• [Your task]: Key in the whole listing below again, keeping every word as it is.

• [Material for this task]:

====

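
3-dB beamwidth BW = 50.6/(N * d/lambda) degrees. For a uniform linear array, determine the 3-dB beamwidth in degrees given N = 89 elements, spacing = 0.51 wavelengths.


BW = 50.6 / (89 * 0.51) = 50.6 / 45.39 = 1.11

1.11 deg


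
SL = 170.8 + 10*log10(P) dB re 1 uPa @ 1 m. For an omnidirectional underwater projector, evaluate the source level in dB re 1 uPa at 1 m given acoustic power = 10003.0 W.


SL = 170.8 + 10*log10(10003.0) = 170.8 + 40.0 = 210.8

210.8 dB


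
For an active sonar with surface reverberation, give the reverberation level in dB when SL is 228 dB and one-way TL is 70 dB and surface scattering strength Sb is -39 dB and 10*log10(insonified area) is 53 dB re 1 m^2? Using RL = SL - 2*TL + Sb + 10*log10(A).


RL = SL - 2*TL + Sb + 10*log10(A) = 228 - 2*70 + (-39) + 53 = 102

102 dB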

====

• [Exercise solution]:
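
3-dB beamwidth BW = 50.6/(N * d/lambda) degrees. For a uniform linear array, determine the 3-dB beamwidth in degrees given N = 89 elements, spacing = 0.51 wavelengths.


BW = 50.6 / (89 * 0.51) = 50.6 / 45.39 = 1.11

1.11 deg


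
SL = 170.8 + 10*log10(P) dB re 1 uPa @ 1 m. For an omnidirectional underwater projector, evaluate the source level in dB re 1 uPa at 1 m given acoustic power = 10003.0 W.


SL = 170.8 + 10*log10(10003.0) = 170.8 + 40.0 = 210.8

210.8 dB


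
For an active sonar with surface reverberation, give the reverberation level in dB when SL is 228 dB and one-way TL is 70 dB and surface scattering strength Sb is -39 dB and 10*log10(insonified area) is 53 dB re 1 m^2? Using RL = SL - 2*TL + Sb + 10*log10(A).


RL = SL - 2*TL + Sb + 10*log10(A) = 228 - 2*70 + (-39) + 53 = 102

102 dB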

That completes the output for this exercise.